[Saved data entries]
Segment Open
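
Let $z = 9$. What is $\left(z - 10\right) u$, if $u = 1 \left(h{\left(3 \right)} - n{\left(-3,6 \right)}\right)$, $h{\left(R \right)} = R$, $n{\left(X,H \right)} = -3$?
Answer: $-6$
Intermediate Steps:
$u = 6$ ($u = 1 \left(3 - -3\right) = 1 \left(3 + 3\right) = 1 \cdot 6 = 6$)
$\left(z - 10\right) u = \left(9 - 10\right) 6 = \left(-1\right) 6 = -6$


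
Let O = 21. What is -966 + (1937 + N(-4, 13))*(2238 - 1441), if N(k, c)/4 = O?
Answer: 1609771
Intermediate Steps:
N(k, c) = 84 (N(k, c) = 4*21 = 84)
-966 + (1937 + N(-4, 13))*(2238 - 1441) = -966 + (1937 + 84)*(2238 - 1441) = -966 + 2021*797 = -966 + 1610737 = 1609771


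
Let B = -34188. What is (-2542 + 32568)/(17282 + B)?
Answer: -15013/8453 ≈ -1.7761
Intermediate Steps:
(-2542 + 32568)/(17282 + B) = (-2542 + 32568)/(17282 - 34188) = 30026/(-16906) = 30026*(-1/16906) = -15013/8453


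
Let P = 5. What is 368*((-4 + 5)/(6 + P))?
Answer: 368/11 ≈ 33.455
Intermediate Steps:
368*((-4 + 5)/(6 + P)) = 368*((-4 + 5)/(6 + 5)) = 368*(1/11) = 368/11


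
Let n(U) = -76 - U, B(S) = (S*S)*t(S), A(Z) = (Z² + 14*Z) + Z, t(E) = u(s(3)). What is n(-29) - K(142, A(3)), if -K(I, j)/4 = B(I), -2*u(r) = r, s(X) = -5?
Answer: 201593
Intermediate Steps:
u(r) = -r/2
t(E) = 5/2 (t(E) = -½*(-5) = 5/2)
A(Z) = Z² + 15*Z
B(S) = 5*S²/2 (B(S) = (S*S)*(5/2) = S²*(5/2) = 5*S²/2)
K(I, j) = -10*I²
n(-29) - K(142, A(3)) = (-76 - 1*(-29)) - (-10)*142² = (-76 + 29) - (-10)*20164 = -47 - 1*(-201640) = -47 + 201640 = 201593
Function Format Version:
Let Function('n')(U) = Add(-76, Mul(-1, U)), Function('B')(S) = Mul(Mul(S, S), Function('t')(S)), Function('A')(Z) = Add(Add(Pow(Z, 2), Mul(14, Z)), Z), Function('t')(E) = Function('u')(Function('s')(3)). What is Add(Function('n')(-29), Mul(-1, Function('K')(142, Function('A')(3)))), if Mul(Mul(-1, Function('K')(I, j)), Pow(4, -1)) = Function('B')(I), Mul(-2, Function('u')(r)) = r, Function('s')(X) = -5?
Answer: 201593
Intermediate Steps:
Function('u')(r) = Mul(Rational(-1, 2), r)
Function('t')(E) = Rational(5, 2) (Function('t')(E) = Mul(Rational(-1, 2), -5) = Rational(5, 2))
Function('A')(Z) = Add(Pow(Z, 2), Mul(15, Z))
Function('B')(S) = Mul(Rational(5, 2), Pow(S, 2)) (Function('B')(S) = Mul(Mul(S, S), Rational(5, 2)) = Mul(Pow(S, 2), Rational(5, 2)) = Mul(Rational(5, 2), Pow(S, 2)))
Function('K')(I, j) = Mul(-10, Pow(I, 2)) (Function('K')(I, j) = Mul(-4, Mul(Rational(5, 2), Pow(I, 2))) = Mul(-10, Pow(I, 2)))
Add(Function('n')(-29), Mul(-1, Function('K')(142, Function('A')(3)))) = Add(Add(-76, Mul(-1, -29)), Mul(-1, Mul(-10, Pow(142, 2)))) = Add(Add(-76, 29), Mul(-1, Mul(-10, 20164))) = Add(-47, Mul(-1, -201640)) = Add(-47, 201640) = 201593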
Segment Closed
Segment Open
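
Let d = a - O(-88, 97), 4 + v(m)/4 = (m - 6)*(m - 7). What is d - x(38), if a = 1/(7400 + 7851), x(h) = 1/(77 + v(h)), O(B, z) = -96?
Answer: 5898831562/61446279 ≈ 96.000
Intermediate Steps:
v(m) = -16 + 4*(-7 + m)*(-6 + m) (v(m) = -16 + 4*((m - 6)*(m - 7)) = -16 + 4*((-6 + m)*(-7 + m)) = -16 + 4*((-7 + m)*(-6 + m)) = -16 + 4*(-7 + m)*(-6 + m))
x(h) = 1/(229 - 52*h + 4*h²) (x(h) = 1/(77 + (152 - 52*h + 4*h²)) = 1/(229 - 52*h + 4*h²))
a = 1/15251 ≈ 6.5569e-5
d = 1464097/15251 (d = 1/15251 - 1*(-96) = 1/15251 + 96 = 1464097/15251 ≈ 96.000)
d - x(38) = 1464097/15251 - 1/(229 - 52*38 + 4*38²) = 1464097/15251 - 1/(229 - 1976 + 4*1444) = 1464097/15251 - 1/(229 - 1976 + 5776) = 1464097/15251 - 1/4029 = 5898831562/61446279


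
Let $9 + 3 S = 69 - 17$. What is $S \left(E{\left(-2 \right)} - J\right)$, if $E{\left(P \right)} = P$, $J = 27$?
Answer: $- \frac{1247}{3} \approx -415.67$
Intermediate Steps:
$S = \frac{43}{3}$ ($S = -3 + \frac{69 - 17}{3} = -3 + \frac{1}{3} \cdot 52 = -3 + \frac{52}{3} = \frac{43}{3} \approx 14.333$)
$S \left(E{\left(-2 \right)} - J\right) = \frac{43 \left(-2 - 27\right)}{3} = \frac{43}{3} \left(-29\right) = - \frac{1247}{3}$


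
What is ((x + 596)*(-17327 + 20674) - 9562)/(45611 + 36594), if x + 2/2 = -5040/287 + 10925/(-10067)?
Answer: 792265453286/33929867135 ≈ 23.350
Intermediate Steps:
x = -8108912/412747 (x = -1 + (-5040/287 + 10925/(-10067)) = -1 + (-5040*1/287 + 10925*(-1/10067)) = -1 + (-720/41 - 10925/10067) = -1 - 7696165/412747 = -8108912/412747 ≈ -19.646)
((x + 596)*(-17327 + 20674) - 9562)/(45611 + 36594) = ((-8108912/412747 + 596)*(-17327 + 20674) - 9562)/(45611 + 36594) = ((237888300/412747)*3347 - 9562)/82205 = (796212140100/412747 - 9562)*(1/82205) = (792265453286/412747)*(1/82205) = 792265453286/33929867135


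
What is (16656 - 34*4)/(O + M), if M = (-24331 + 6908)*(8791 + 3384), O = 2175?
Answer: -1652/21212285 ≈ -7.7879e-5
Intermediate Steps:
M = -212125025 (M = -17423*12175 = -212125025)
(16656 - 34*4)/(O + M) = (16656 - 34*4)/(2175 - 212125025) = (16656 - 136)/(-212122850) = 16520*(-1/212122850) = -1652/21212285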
Segment Closed
Segment Open
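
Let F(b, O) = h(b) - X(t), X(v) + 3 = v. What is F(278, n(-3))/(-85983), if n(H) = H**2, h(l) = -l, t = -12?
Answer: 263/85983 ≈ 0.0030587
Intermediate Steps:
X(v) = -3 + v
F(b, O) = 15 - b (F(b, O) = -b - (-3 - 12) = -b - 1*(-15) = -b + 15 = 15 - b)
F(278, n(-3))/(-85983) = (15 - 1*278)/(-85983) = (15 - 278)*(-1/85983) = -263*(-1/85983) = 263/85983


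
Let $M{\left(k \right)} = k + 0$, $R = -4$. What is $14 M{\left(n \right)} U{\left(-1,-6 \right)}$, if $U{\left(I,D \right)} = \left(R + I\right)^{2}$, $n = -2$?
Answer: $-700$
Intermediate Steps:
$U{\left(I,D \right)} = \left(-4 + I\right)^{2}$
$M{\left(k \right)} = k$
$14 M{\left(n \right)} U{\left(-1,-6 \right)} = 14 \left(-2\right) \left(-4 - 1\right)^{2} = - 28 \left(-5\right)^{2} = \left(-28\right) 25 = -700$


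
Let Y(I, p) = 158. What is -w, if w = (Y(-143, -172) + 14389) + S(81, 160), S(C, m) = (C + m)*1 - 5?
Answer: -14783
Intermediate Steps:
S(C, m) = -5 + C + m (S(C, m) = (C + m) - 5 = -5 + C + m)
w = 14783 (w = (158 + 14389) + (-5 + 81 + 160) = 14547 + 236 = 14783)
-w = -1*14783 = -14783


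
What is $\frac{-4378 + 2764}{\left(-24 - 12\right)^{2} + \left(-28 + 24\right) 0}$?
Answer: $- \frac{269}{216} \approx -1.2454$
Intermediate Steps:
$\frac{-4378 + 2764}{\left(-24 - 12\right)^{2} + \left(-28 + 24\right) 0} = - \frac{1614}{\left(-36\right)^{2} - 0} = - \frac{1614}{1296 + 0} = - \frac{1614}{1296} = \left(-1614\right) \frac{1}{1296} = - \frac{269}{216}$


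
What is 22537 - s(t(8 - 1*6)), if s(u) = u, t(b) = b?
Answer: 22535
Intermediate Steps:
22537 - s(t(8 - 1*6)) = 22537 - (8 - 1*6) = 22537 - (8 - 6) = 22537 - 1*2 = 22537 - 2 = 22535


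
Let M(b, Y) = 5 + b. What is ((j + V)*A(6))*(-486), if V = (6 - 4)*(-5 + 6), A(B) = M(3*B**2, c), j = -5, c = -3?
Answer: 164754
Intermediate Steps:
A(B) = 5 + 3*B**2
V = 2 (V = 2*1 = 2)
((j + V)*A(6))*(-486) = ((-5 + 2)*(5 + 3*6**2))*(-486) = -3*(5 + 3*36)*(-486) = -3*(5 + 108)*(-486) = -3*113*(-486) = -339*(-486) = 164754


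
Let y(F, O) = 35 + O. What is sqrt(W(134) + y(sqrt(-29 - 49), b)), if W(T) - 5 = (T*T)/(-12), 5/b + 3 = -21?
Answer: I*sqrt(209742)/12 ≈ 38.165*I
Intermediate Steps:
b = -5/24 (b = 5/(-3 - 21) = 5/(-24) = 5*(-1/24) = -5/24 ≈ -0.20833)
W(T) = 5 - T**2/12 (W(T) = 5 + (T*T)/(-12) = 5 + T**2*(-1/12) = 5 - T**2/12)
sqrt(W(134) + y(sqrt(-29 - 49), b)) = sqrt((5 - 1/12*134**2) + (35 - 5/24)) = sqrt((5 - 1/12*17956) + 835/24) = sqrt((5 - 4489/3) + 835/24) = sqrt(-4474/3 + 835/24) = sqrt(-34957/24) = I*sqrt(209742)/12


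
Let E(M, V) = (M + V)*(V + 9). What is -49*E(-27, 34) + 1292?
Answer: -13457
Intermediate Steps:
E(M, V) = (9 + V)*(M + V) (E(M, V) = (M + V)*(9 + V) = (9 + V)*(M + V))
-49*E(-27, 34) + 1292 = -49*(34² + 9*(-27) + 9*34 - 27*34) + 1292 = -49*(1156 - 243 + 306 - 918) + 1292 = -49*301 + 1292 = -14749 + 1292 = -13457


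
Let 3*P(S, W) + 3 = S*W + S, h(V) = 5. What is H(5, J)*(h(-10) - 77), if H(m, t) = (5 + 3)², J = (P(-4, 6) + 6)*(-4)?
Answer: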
Segment Closed
• TASK TO CARRY OUT
For this task, write out exactly the lines of the entries above, starting at the line with "Let $z = 9$." and ending at the line with "Answer: -15013/8453 ≈ -1.7761", both included, and no others.

• REPLY
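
Let $z = 9$. What is $\left(z - 10\right) u$, if $u = 1 \left(h{\left(3 \right)} - n{\left(-3,6 \right)}\right)$, $h{\left(R \right)} = R$, $n{\left(X,H \right)} = -3$?
Answer: $-6$
Intermediate Steps:
$u = 6$ ($u = 1 \left(3 - -3\right) = 1 \left(3 + 3\right) = 1 \cdot 6 = 6$)
$\left(z - 10\right) u = \left(9 - 10\right) 6 = \left(-1\right) 6 = -6$


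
Let O = 21. What is -966 + (1937 + N(-4, 13))*(2238 - 1441), if N(k, c)/4 = O?
Answer: 1609771
Intermediate Steps:
N(k, c) = 84 (N(k, c) = 4*21 = 84)
-966 + (1937 + N(-4, 13))*(2238 - 1441) = -966 + (1937 + 84)*(2238 - 1441) = -966 + 2021*797 = -966 + 1610737 = 1609771


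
Let B = -34188. What is (-2542 + 32568)/(17282 + B)?
Answer: -15013/8453 ≈ -1.7761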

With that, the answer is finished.